-- Opening Marker --
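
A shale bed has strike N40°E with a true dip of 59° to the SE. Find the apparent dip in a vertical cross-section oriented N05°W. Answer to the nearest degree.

The section lies 45° from the strike.
tan(apparent dip) = tan 59° · sin 45° = 1.1768
apparent dip = arctan 1.1768 = 49.64°

50°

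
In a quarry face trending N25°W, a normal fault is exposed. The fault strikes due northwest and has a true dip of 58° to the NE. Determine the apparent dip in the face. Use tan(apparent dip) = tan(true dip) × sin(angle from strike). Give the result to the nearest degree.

29°

The strike is due northwest and the section trends N25°W; the acute angle between them is β = 20°.
tan α = tan 58° × sin 20° = 1.6003 × 0.3420 = 0.5473
α = arctan(0.5473) = 28.69°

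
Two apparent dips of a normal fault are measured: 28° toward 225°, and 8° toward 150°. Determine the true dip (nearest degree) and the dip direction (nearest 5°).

true dip 28°, dip direction 225°

The two traces are lines in the plane: v₁ = (sin 225°·cos 28°, cos 225°·cos 28°, −sin 28°), v₂ = (sin 150°·cos 8°, cos 150°·cos 8°, −sin 8°).
n = v₁ × v₂ = (-0.316, -0.319, 0.845) (taken with n_z > 0).
tan δ = √(n_x²+n_y²)/n_z = 0.449/0.845, so δ = 28.0°.
Dip direction = atan2(-0.316, -0.319) = 225° (azimuth of n's horizontal projection).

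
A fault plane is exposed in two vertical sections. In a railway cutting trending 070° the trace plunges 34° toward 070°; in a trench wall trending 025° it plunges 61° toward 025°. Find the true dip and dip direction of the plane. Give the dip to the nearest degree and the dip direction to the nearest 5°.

true dip 63°, dip direction 000°

The two traces are lines in the plane: v₁ = (sin 70°·cos 34°, cos 70°·cos 34°, −sin 34°), v₂ = (sin 25°·cos 61°, cos 25°·cos 61°, −sin 61°).
Cross product v₁ × v₂ gives the pole to the plane: n ∝ (-0.002, 0.567, 0.284).
tan δ = √(n_x²+n_y²)/n_z = 0.567/0.284, so δ = 63.4°.
The horizontal component of n points toward azimuth atan2(n_x, n_y) = 360°, the dip direction.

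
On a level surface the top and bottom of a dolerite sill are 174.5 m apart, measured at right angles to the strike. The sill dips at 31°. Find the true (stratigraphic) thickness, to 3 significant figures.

True thickness t = w · sin(dip) = 174.5 × sin 31°
t = 174.5 × 0.5150 = 89.874 m

89.9 m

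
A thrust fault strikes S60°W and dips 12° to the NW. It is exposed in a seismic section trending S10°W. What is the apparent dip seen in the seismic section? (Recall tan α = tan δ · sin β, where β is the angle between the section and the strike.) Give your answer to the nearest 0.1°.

Angle between strike (S60°W) and section (S10°W): β = 50°.
tan(apparent dip) = tan 12° · sin 50° = 0.1628
apparent dip = arctan 0.1628 = 9.25°

9.2°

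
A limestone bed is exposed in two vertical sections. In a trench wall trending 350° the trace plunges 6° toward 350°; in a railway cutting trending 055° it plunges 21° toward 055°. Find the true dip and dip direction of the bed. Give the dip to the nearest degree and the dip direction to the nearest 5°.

true dip 21°, dip direction 065°

Represent each trace as a vector plunging at its apparent dip toward its trend (east-north-up frame): v₁ = (-0.173, 0.979, -0.105), v₂ = (0.765, 0.535, -0.358).
The plane normal is n = v₁ × v₂ ∝ (0.295, 0.142, 0.841).
True dip = arccos(n_z / |n|) = arccos(0.9320) = 21.3°.
Dip direction = atan2(0.295, 0.142) = 64° (azimuth of n's horizontal projection).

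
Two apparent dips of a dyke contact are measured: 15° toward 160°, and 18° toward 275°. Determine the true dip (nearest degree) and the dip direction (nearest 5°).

true dip 29°, dip direction 220°

Each apparent-dip line lies in the plane. As unit vectors (x east, y north, z up), v₁ plunges 15°→160° and v₂ plunges 18°→275°.
The plane normal is n = v₁ × v₂ ∝ (-0.302, -0.347, 0.833).
Dip δ = arctan(|n_h|/n_z) = arctan(0.460/0.833) = 28.9°.
Dip direction = atan2(-0.302, -0.347) = 221° (azimuth of n's horizontal projection).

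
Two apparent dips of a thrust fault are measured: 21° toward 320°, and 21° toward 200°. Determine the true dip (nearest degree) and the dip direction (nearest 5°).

Each apparent-dip line lies in the plane. As unit vectors (x east, y north, z up), v₁ plunges 21°→320° and v₂ plunges 21°→200°.
The plane normal is n = v₁ × v₂ ∝ (-0.571, -0.101, 0.755).
tan δ = √(n_x²+n_y²)/n_z = 0.579/0.755, so δ = 37.5°.
Dip direction = azimuth of (n_x, n_y) = atan2(-0.571, -0.101) = 260°.

true dip 38°, dip direction 260°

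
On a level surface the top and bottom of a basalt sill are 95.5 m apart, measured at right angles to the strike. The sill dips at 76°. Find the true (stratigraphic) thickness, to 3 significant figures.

92.7 m

True thickness t = w · sin(dip) = 95.5 × sin 76°
t = 95.5 × 0.9703 = 92.663 m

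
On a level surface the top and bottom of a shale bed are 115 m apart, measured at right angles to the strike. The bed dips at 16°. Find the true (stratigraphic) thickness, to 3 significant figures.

True thickness t = w · sin(dip) = 115 × sin 16°
t = 115 × 0.2756 = 31.698 m

31.7 m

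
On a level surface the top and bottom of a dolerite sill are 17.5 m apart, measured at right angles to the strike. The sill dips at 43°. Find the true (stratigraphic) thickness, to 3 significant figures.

11.9 m

True thickness t = w · sin(dip) = 17.5 × sin 43°
t = 17.5 × 0.6820 = 11.935 m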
-- Closing Marker --
Each entry needs to be given again exactly as it stands.

__Reply__:
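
A shale bed has strike N40°E with a true dip of 59° to the SE. Find the apparent dip in a vertical cross-section oriented N05°W. Answer to the nearest degree.

The section lies 45° from the strike.
tan(apparent dip) = tan 59° · sin 45° = 1.1768
apparent dip = arctan 1.1768 = 49.64°

50°

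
In a quarry face trending N25°W, a normal fault is exposed. The fault strikes due northwest and has a true dip of 58° to the NE. Determine the apparent dip in the face. Use tan(apparent dip) = tan(true dip) × sin(angle from strike). Give the result to the nearest degree.

29°

The strike is due northwest and the section trends N25°W; the acute angle between them is β = 20°.
tan α = tan 58° × sin 20° = 1.6003 × 0.3420 = 0.5473
α = arctan(0.5473) = 28.69°

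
Two apparent dips of a normal fault are measured: 28° toward 225°, and 8° toward 150°. Determine the true dip (nearest degree) and the dip direction (nearest 5°).

true dip 28°, dip direction 225°

The two traces are lines in the plane: v₁ = (sin 225°·cos 28°, cos 225°·cos 28°, −sin 28°), v₂ = (sin 150°·cos 8°, cos 150°·cos 8°, −sin 8°).
n = v₁ × v₂ = (-0.316, -0.319, 0.845) (taken with n_z > 0).
tan δ = √(n_x²+n_y²)/n_z = 0.449/0.845, so δ = 28.0°.
Dip direction = atan2(-0.316, -0.319) = 225° (azimuth of n's horizontal projection).

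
A fault plane is exposed in two vertical sections. In a railway cutting trending 070° the trace plunges 34° toward 070°; in a trench wall trending 025° it plunges 61° toward 025°. Find the true dip and dip direction of the plane. Give the dip to the nearest degree and the dip direction to the nearest 5°.

true dip 63°, dip direction 000°

The two traces are lines in the plane: v₁ = (sin 70°·cos 34°, cos 70°·cos 34°, −sin 34°), v₂ = (sin 25°·cos 61°, cos 25°·cos 61°, −sin 61°).
Cross product v₁ × v₂ gives the pole to the plane: n ∝ (-0.002, 0.567, 0.284).
tan δ = √(n_x²+n_y²)/n_z = 0.567/0.284, so δ = 63.4°.
The horizontal component of n points toward azimuth atan2(n_x, n_y) = 360°, the dip direction.

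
On a level surface the top and bottom of a dolerite sill are 174.5 m apart, measured at right angles to the strike. The sill dips at 31°. Find the true (stratigraphic) thickness, to 3 significant figures.

True thickness t = w · sin(dip) = 174.5 × sin 31°
t = 174.5 × 0.5150 = 89.874 m

89.9 m

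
A thrust fault strikes S60°W and dips 12° to the NW. It is exposed in a seismic section trending S10°W. What is the apparent dip seen in the seismic section? (Recall tan α = tan δ · sin β, where β is the angle between the section and the strike.) Give your answer to the nearest 0.1°.

Angle between strike (S60°W) and section (S10°W): β = 50°.
tan(apparent dip) = tan 12° · sin 50° = 0.1628
apparent dip = arctan 0.1628 = 9.25°

9.2°

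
A limestone bed is exposed in two vertical sections. In a trench wall trending 350° the trace plunges 6° toward 350°; in a railway cutting trending 055° it plunges 21° toward 055°. Find the true dip and dip direction of the bed. Give the dip to the nearest degree and the dip direction to the nearest 5°.

true dip 21°, dip direction 065°

Represent each trace as a vector plunging at its apparent dip toward its trend (east-north-up frame): v₁ = (-0.173, 0.979, -0.105), v₂ = (0.765, 0.535, -0.358).
The plane normal is n = v₁ × v₂ ∝ (0.295, 0.142, 0.841).
True dip = arccos(n_z / |n|) = arccos(0.9320) = 21.3°.
Dip direction = atan2(0.295, 0.142) = 64° (azimuth of n's horizontal projection).

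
Two apparent dips of a dyke contact are measured: 15° toward 160°, and 18° toward 275°. Determine the true dip (nearest degree) and the dip direction (nearest 5°).

true dip 29°, dip direction 220°

Each apparent-dip line lies in the plane. As unit vectors (x east, y north, z up), v₁ plunges 15°→160° and v₂ plunges 18°→275°.
The plane normal is n = v₁ × v₂ ∝ (-0.302, -0.347, 0.833).
Dip δ = arctan(|n_h|/n_z) = arctan(0.460/0.833) = 28.9°.
Dip direction = atan2(-0.302, -0.347) = 221° (azimuth of n's horizontal projection).

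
Two apparent dips of a thrust fault are measured: 21° toward 320°, and 21° toward 200°. Determine the true dip (nearest degree) and the dip direction (nearest 5°).

Each apparent-dip line lies in the plane. As unit vectors (x east, y north, z up), v₁ plunges 21°→320° and v₂ plunges 21°→200°.
The plane normal is n = v₁ × v₂ ∝ (-0.571, -0.101, 0.755).
tan δ = √(n_x²+n_y²)/n_z = 0.579/0.755, so δ = 37.5°.
Dip direction = azimuth of (n_x, n_y) = atan2(-0.571, -0.101) = 260°.

true dip 38°, dip direction 260°

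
On a level surface the top and bottom of a basalt sill are 95.5 m apart, measured at right angles to the strike. The sill dips at 76°. Find the true (stratigraphic) thickness, to 3 significant figures.

92.7 m

True thickness t = w · sin(dip) = 95.5 × sin 76°
t = 95.5 × 0.9703 = 92.663 m

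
On a level surface the top and bottom of a shale bed are 115 m apart, measured at right angles to the strike. The bed dips at 16°. Find the true (stratigraphic) thickness, to 3 significant figures.

True thickness t = w · sin(dip) = 115 × sin 16°
t = 115 × 0.2756 = 31.698 m

31.7 m

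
On a level surface the top and bottom of a dolerite sill are 17.5 m apart, measured at right angles to the strike. The sill dips at 43°. Find the true (stratigraphic) thickness, to 3 significant figures.

11.9 m

True thickness t = w · sin(dip) = 17.5 × sin 43°
t = 17.5 × 0.6820 = 11.935 m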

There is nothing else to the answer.